# What you need to do:
Go through the data below. Pull out every line that has the word "works".

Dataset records
□ □ □

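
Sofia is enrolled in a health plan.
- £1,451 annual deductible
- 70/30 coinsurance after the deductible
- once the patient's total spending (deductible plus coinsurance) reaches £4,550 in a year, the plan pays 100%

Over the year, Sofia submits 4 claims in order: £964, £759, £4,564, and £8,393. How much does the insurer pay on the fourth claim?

Claim 1 (£964): fully absorbed by the deductible. Patient pays £964; OOP now £964. Insurer: £964 − £964 = £0.
Claim 2 (£759): £487 finishes the deductible; £272 goes to coinsurance; 30% of £272 = £81.60. Cost to patient: £568.60. OOP to date £1,532.60. Plan pays £759 − £568.60 = £190.40.
Claim 3 (£4,564): 30% coinsurance on £4,564 = £1,369.20. Patient pays £1,369.20; OOP now £2,901.80. Plan pays £4,564 − £1,369.20 = £3,194.80.
Claim 4 (£8,393): 30% coinsurance on £8,393 = £2,517.90. Adding that to £2,901.80 gives £5,419.70, past the £4,550 cap; patient pays only £4,550 − £2,901.80 = £1,648.20. Plan pays £8,393 − £1,648.20 = £6,744.80.

£6,744.80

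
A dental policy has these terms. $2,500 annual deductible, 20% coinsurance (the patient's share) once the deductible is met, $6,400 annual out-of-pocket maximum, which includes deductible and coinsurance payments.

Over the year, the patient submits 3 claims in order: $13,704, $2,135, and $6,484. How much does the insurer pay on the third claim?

Bill 1, $13,704: deductible takes $2,500, $11,204 remains; patient's 20% is $2,240.80. Patient owes $4,740.80 (running OOP $4,740.80). Plan pays $13,704 − $4,740.80 = $8,963.20.
Bill 2, $2,135: deductible met; 20% of $2,135 = $427. Patient owes $427 (running OOP $5,167.80). Insurer: $2,135 − $427 = $1,708.
Bill 3, $6,484: 20% coinsurance on $6,484 = $1,296.80. Adding that to $5,167.80 gives $6,464.60, past the $6,400 cap; patient pays only $6,400 − $5,167.80 = $1,232.20. Plan pays $6,484 − $1,232.20 = $5,251.80.

$5,251.80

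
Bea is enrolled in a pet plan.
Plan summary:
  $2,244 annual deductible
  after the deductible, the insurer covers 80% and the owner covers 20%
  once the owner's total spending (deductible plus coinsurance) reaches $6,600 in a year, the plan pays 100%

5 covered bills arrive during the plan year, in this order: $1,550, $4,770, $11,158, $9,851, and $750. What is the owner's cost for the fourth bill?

$1,309.20

Claim 1 — $1,550: entire amount goes to the deductible. Cost to owner: $1,550. OOP to date $1,550.
Claim 2 — $4,770: $694 to deductible, leaving $4,076; coinsurance $4,076 × 20% = $815.20. Owner owes $1,509.20 (running OOP $3,059.20).
Claim 3 — $11,158: 20% coinsurance on $11,158 = $2,231.60. Owner pays $2,231.60; OOP now $5,290.80.
Claim 4 — $9,851: 20% coinsurance on $9,851 = $1,970.20. Adding that to $5,290.80 gives $7,261, past the $6,600 cap; owner pays only $6,600 − $5,290.80 = $1,309.20.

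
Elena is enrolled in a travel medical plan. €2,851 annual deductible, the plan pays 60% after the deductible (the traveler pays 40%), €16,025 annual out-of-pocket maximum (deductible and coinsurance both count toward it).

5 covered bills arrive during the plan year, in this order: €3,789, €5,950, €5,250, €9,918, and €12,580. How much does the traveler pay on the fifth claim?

#1 (€3,789): €2,851 finishes the deductible; €938 goes to coinsurance; coinsurance €938 × 40% = €375.20. Traveler owes €3,226.20 (running OOP €3,226.20).
#2 (€5,950): deductible met; 40% of €5,950 = €2,380. Traveler pays €2,380; OOP now €5,606.20.
#3 (€5,250): 40% coinsurance on €5,250 = €2,100. Traveler pays €2,100; OOP now €7,706.20.
#4 (€9,918): deductible already satisfied, so traveler's share is 40% × €9,918 = €3,967.20. Traveler pays €3,967.20; OOP now €11,673.40.
#5 (€12,580): deductible already satisfied, so traveler's share is 40% × €12,580 = €5,032. That would push OOP to €16,705.40, over the €16,025 cap, so traveler pays €16,025 − €11,673.40 = €4,351.60.

€4,351.60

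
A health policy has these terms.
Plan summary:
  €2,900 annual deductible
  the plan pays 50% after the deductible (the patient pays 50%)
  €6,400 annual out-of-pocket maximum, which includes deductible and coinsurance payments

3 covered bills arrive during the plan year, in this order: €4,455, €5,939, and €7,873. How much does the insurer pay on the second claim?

Claim 1 (€4,455): €2,900 to deductible, leaving €1,555; patient's 50% is €777.50. Patient pays €3,677.50; OOP now €3,677.50. Insurer: €4,455 − €3,677.50 = €777.50.
Claim 2 (€5,939): deductible already satisfied, so patient's share is 50% × €5,939 = €2,969.50. Adding that to €3,677.50 gives €6,647, past the €6,400 cap; patient pays only €6,400 − €3,677.50 = €2,722.50. Insurer: €5,939 − €2,722.50 = €3,216.50.

€3,216.50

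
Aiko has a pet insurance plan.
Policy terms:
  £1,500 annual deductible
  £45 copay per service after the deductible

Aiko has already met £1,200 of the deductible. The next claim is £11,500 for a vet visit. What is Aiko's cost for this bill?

Remaining deductible: £1,500 − £1,200 = £300.
That leaves £11,500 − £300 = £11,200 for the copay.
Copay on this service: £45.
Owner responsibility: £300 + £45 = £345.

£345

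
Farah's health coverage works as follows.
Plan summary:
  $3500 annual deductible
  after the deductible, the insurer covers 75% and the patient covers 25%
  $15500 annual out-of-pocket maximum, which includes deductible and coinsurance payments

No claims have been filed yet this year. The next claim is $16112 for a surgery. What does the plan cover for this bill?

Nothing has been paid toward the $3500 deductible, so the first $3500 of this charge is applied there.
After the $3500 deductible portion, $16112 − $3500 = $12612 is subject to coinsurance.
Coinsurance: $12612 × 25% = $3153.
That puts the patient's cost at $3500 + $3153 = $6653 before any cap.
Year-to-date out-of-pocket becomes $0 + $6653 = $6653, still under the $15500 maximum, so no cap applies.
The insurer covers the remainder: $16112 − $6653 = $9459.

$9459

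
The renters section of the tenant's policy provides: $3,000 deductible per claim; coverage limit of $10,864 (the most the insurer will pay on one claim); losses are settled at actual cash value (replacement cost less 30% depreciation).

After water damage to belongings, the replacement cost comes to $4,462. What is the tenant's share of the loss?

Actual cash value after 30% depreciation: $4,462 × 70% = $3,123.40.
Subtract the deductible: $3,123.40 − $3,000 = $123.40.
$123.40 ≤ $10,864, so the limit doesn't bind; insurer pays $123.40.
Out of pocket: $4,462 − $123.40 = $4,338.60.

$4,338.60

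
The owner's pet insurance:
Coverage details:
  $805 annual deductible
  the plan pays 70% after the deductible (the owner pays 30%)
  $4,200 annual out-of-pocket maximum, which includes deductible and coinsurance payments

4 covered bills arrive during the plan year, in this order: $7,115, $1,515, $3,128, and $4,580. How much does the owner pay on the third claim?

$938.40

Claim 1 — $7,115: $805 finishes the deductible; $6,310 goes to coinsurance; 30% of $6,310 = $1,893. Owner owes $2,698 (running OOP $2,698).
Claim 2 — $1,515: deductible met; 30% of $1,515 = $454.50. Owner owes $454.50 (running OOP $3,152.50).
Claim 3 — $3,128: deductible met; 30% of $3,128 = $938.40. Cost to owner: $938.40. OOP to date $4,090.90.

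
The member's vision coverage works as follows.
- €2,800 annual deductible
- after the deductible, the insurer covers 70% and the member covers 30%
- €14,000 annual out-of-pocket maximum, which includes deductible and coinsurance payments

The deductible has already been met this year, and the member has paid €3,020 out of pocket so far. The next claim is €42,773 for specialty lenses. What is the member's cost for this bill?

The deductible is already satisfied, so the full bill goes to coinsurance.
30% of €42,773 = €12,831.90 falls to the member.
Adding €12,831.90 to the €3,020 already spent would give €15,851.90, which exceeds the €14,000 cap; the member pays just €14,000 − €3,020 = €10,980.

€10,980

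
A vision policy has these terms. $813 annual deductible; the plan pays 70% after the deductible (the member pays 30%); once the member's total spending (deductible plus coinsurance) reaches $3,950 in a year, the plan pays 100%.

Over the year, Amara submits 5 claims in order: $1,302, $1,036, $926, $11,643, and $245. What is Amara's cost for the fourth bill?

Bill 1, $1,302: deductible takes $813, $489 remains; member's 30% is $146.70. Member pays $959.70; OOP now $959.70.
Bill 2, $1,036: 30% coinsurance on $1,036 = $310.80. Member pays $310.80; OOP now $1,270.50.
Bill 3, $926: deductible already satisfied, so member's share is 30% × $926 = $277.80. Cost to member: $277.80. OOP to date $1,548.30.
Bill 4, $11,643: deductible already satisfied, so member's share is 30% × $11,643 = $3,492.90. OOP would hit $5,041.20 > $3,950, so the cap limits the member to $3,950 − $1,548.30 = $2,401.70.

$2,401.70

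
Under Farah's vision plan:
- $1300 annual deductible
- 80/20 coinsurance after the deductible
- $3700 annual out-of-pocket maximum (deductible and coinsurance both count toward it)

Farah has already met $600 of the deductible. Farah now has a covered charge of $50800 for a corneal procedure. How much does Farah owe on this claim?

$3100

Deductible still to meet: $1300 − $600 = $700.
The remaining $50100 (= $50800 − $700) moves to coinsurance.
Coinsurance: $50100 × 20% = $10020.
That puts the member's cost at $700 + $10020 = $10720 before any cap.
That would bring total out-of-pocket to $11320, past the $3700 cap. The member is capped at $3700 − $600 = $3100 on this claim.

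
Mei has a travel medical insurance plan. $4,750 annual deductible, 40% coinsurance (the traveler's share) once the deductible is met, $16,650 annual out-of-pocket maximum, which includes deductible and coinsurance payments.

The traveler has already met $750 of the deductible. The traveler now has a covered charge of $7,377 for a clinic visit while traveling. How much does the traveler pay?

$750 of the $4,750 deductible is already met, leaving $4,000.
That leaves $7,377 − $4,000 = $3,377 for coinsurance.
40% of $3,377 = $1,350.80 falls to the traveler.
So the traveler owes $4,000 + $1,350.80 = $5,350.80 before any cap.
Total out-of-pocket so far would be $750 + $5,350.80 = $6,100.80, below the $16,650 cap — no reduction.

$5,350.80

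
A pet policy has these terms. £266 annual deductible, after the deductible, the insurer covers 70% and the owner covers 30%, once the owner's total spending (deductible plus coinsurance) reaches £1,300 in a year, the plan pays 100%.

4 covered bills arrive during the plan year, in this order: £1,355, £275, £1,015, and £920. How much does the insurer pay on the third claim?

£710.50

#1 (£1,355): deductible takes £266, £1,089 remains; coinsurance £1,089 × 30% = £326.70. Owner owes £592.70 (running OOP £592.70). Insurer: £1,355 − £592.70 = £762.30.
#2 (£275): 30% coinsurance on £275 = £82.50. Cost to owner: £82.50. OOP to date £675.20. Insurer: £275 − £82.50 = £192.50.
#3 (£1,015): deductible met; 30% of £1,015 = £304.50. Owner pays £304.50; OOP now £979.70. Insurer: £1,015 − £304.50 = £710.50.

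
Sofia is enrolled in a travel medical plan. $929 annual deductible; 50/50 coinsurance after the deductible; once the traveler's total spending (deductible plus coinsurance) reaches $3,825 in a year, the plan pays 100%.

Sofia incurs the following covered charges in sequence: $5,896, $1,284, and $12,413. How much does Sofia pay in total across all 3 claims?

$3,825

Bill 1, $5,896: deductible takes $929, $4,967 remains; traveler's 50% is $2,483.50. Traveler owes $3,412.50 (running OOP $3,412.50).
Bill 2, $1,284: deductible already satisfied, so traveler's share is 50% × $1,284 = $642. That would push OOP to $4,054.50, over the $3,825 cap, so traveler pays $3,825 − $3,412.50 = $412.50.
Bill 3, $12,413: deductible already satisfied, so traveler's share is 50% × $12,413 = $6,206.50. OOP would hit $10,031.50 > $3,825, so the cap limits the traveler to $3,825 − $3,825 = $0.
Total paid by the traveler: $3,412.50 + $412.50 + $0 = $3,825.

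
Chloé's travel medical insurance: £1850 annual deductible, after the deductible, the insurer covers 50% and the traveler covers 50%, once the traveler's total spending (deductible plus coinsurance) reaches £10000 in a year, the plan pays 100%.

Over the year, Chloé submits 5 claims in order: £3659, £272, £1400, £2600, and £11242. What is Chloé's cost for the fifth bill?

£5109.50

#1 (£3659): £1850 to deductible, leaving £1809; 50% of £1809 = £904.50. Traveler pays £2754.50; OOP now £2754.50.
#2 (£272): deductible met; 50% of £272 = £136. Cost to traveler: £136. OOP to date £2890.50.
#3 (£1400): deductible already satisfied, so traveler's share is 50% × £1400 = £700. Traveler owes £700 (running OOP £3590.50).
#4 (£2600): deductible met; 50% of £2600 = £1300. Traveler pays £1300; OOP now £4890.50.
#5 (£11242): deductible met; 50% of £11242 = £5621. That would push OOP to £10511.50, over the £10000 cap, so traveler pays £10000 − £4890.50 = £5109.50.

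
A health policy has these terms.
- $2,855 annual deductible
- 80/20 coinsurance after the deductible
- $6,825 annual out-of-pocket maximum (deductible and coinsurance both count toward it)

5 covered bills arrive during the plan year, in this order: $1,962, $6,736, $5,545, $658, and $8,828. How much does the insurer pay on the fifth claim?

$7,267.20

Claim 1 ($1,962): all of it applies to the deductible. Patient pays $1,962; OOP now $1,962. Plan pays $1,962 − $1,962 = $0.
Claim 2 ($6,736): $893 to deductible, leaving $5,843; patient's 20% is $1,168.60. Patient pays $2,061.60; OOP now $4,023.60. Plan pays $6,736 − $2,061.60 = $4,674.40.
Claim 3 ($5,545): deductible met; 20% of $5,545 = $1,109. Patient owes $1,109 (running OOP $5,132.60). Insurer: $5,545 − $1,109 = $4,436.
Claim 4 ($658): deductible already satisfied, so patient's share is 20% × $658 = $131.60. Cost to patient: $131.60. OOP to date $5,264.20. Plan pays $658 − $131.60 = $526.40.
Claim 5 ($8,828): deductible met; 20% of $8,828 = $1,765.60. OOP would hit $7,029.80 > $6,825, so the cap limits the patient to $6,825 − $5,264.20 = $1,560.80. Plan pays $8,828 − $1,560.80 = $7,267.20.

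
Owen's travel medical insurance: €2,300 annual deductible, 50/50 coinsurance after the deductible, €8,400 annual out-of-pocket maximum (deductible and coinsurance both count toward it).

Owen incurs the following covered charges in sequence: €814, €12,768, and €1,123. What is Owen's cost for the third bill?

Bill 1, €814: all of it applies to the deductible. Traveler pays €814; OOP now €814.
Bill 2, €12,768: deductible takes €1,486, €11,282 remains; 50% of €11,282 = €5,641. Traveler pays €7,127; OOP now €7,941.
Bill 3, €1,123: deductible already satisfied, so traveler's share is 50% × €1,123 = €561.50. That would push OOP to €8,502.50, over the €8,400 cap, so traveler pays €8,400 − €7,941 = €459.

€459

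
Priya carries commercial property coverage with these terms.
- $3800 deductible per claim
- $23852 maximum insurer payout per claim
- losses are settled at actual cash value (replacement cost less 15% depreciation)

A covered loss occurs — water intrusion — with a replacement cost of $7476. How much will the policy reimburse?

Depreciate 15%: the covered value is $7476 × 0.85 = $6354.60.
Subtract the deductible: $6354.60 − $3800 = $2554.60.
$2554.60 is within the $23852 limit, so the insurer pays $2554.60.

$2554.60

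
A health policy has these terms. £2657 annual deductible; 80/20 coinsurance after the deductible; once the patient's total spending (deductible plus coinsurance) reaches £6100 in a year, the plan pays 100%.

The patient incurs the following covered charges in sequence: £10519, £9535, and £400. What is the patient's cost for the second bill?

£1870.60

Claim 1 — £10519: deductible takes £2657, £7862 remains; 20% of £7862 = £1572.40. Cost to patient: £4229.40. OOP to date £4229.40.
Claim 2 — £9535: deductible met; 20% of £9535 = £1907. Adding that to £4229.40 gives £6136.40, past the £6100 cap; patient pays only £6100 − £4229.40 = £1870.60.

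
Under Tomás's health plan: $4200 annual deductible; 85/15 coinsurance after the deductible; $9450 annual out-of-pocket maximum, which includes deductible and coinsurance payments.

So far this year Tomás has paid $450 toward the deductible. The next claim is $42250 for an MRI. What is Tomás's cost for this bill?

Remaining deductible: $4200 − $450 = $3750.
After the $3750 deductible portion, $42250 − $3750 = $38500 is subject to coinsurance.
15% of $38500 = $5775 falls to the patient.
So the patient owes $3750 + $5775 = $9525 before any cap.
Year-to-date out-of-pocket would reach $450 + $9525 = $9975, above the $9450 maximum, so the patient pays only $9450 − $450 = $9000.

$9000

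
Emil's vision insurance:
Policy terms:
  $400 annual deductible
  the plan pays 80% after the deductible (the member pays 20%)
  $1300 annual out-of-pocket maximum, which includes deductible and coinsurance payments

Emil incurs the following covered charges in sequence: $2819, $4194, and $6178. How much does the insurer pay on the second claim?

#1 ($2819): deductible takes $400, $2419 remains; 20% of $2419 = $483.80. Cost to member: $883.80. OOP to date $883.80. Insurer: $2819 − $883.80 = $1935.20.
#2 ($4194): deductible met; 20% of $4194 = $838.80. Adding that to $883.80 gives $1722.60, past the $1300 cap; member pays only $1300 − $883.80 = $416.20. Insurer: $4194 − $416.20 = $3777.80.

$3777.80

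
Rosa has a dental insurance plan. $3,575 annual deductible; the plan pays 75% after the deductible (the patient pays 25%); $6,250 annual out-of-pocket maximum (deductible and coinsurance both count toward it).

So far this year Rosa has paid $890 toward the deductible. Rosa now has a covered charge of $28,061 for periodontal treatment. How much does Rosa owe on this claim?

$890 of the $3,575 deductible is already met, leaving $2,685.
After the $2,685 deductible portion, $28,061 − $2,685 = $25,376 is subject to coinsurance.
Coinsurance: $25,376 × 25% = $6,344.
That puts the patient's cost at $2,685 + $6,344 = $9,029 before any cap.
Year-to-date out-of-pocket would reach $890 + $9,029 = $9,919, above the $6,250 maximum, so the patient pays only $6,250 − $890 = $5,360.

$5,360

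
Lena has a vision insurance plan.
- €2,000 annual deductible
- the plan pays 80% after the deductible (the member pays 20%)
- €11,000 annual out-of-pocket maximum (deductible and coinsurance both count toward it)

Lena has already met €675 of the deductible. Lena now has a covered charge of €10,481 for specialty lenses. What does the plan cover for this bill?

€7,324.80

Remaining deductible: €2,000 − €675 = €1,325.
The remaining €9,156 (= €10,481 − €1,325) moves to coinsurance.
Member's 20% share of €9,156 is €1,831.20.
Member responsibility before any cap: €1,325 + €1,831.20 = €3,156.20.
Cumulative spending €675 + €3,156.20 = €3,831.20 stays under the €11,000 maximum.
The insurer covers the remainder: €10,481 − €3,156.20 = €7,324.80.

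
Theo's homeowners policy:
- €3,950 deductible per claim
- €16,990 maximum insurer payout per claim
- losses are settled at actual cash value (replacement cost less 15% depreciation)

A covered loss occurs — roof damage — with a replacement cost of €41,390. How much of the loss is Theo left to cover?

At 15% depreciation, ACV = €41,390 − €6,208.50 = €35,181.50.
Less the €3,950 deductible: €35,181.50 − €3,950 = €31,231.50.
Since €31,231.50 > €16,990, the payout is capped at €16,990.
Homeowner's share is the uncovered remainder: €41,390 − €16,990 = €24,400.

€24,400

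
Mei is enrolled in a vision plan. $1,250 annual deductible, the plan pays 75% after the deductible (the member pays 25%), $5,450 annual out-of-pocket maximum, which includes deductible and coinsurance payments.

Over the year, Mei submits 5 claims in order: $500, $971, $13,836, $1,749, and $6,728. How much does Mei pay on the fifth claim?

$248.50

#1 ($500): entire amount goes to the deductible. Member pays $500; OOP now $500.
#2 ($971): deductible takes $750, $221 remains; 25% of $221 = $55.25. Member pays $805.25; OOP now $1,305.25.
#3 ($13,836): deductible met; 25% of $13,836 = $3,459. Cost to member: $3,459. OOP to date $4,764.25.
#4 ($1,749): deductible met; 25% of $1,749 = $437.25. Cost to member: $437.25. OOP to date $5,201.50.
#5 ($6,728): deductible already satisfied, so member's share is 25% × $6,728 = $1,682. That would push OOP to $6,883.50, over the $5,450 cap, so member pays $5,450 − $5,201.50 = $248.50.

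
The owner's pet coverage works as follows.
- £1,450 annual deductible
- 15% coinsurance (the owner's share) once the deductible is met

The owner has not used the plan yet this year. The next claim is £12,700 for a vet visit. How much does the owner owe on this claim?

Deductible not yet touched, so the first £1,450 of the bill goes to the deductible.
After the £1,450 deductible portion, £12,700 − £1,450 = £11,250 is subject to coinsurance.
15% of £11,250 = £1,687.50 falls to the owner.
So the owner owes £1,450 + £1,687.50 = £3,137.50.

£3,137.50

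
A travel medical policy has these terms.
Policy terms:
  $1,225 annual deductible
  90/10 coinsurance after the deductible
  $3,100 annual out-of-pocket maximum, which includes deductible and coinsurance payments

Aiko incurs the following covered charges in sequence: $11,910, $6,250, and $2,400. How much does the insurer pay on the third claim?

$2,218.50

Claim 1 ($11,910): deductible takes $1,225, $10,685 remains; coinsurance $10,685 × 10% = $1,068.50. Cost to traveler: $2,293.50. OOP to date $2,293.50. Plan pays $11,910 − $2,293.50 = $9,616.50.
Claim 2 ($6,250): 10% coinsurance on $6,250 = $625. Traveler owes $625 (running OOP $2,918.50). Insurer: $6,250 − $625 = $5,625.
Claim 3 ($2,400): deductible already satisfied, so traveler's share is 10% × $2,400 = $240. OOP would hit $3,158.50 > $3,100, so the cap limits the traveler to $3,100 − $2,918.50 = $181.50. Insurer: $2,400 − $181.50 = $2,218.50.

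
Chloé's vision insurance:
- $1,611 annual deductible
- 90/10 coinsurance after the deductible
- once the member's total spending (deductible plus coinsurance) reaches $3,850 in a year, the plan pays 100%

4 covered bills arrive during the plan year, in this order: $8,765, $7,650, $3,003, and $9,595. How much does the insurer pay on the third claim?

Claim 1 ($8,765): $1,611 finishes the deductible; $7,154 goes to coinsurance; member's 10% is $715.40. Member pays $2,326.40; OOP now $2,326.40. Insurer: $8,765 − $2,326.40 = $6,438.60.
Claim 2 ($7,650): deductible already satisfied, so member's share is 10% × $7,650 = $765. Member owes $765 (running OOP $3,091.40). Plan pays $7,650 − $765 = $6,885.
Claim 3 ($3,003): 10% coinsurance on $3,003 = $300.30. Member owes $300.30 (running OOP $3,391.70). Plan pays $3,003 − $300.30 = $2,702.70.

$2,702.70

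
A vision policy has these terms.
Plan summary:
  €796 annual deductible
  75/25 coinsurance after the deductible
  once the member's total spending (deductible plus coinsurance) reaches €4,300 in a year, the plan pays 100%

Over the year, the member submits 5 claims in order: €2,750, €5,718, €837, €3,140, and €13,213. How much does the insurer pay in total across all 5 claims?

Claim 1 — €2,750: deductible takes €796, €1,954 remains; 25% of €1,954 = €488.50. Member owes €1,284.50 (running OOP €1,284.50). Plan pays €2,750 − €1,284.50 = €1,465.50.
Claim 2 — €5,718: deductible already satisfied, so member's share is 25% × €5,718 = €1,429.50. Member owes €1,429.50 (running OOP €2,714). Plan pays €5,718 − €1,429.50 = €4,288.50.
Claim 3 — €837: 25% coinsurance on €837 = €209.25. Cost to member: €209.25. OOP to date €2,923.25. Plan pays €837 − €209.25 = €627.75.
Claim 4 — €3,140: deductible already satisfied, so member's share is 25% × €3,140 = €785. Cost to member: €785. OOP to date €3,708.25. Plan pays €3,140 − €785 = €2,355.
Claim 5 — €13,213: deductible met; 25% of €13,213 = €3,303.25. Adding that to €3,708.25 gives €7,011.50, past the €4,300 cap; member pays only €4,300 − €3,708.25 = €591.75. Plan pays €13,213 − €591.75 = €12,621.25.
Insurer total = bills − member's total = €25,658 − €4,300 = €21,358.

€21,358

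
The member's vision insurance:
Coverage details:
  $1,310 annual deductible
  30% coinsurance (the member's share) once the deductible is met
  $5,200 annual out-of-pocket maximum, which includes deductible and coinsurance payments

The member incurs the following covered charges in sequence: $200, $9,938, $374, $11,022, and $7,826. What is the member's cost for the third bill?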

□ □ □

# Solution to this problem:
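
Farah's health coverage works as follows.
The member's vision coverage works as follows.
The owner's pet coverage works as follows.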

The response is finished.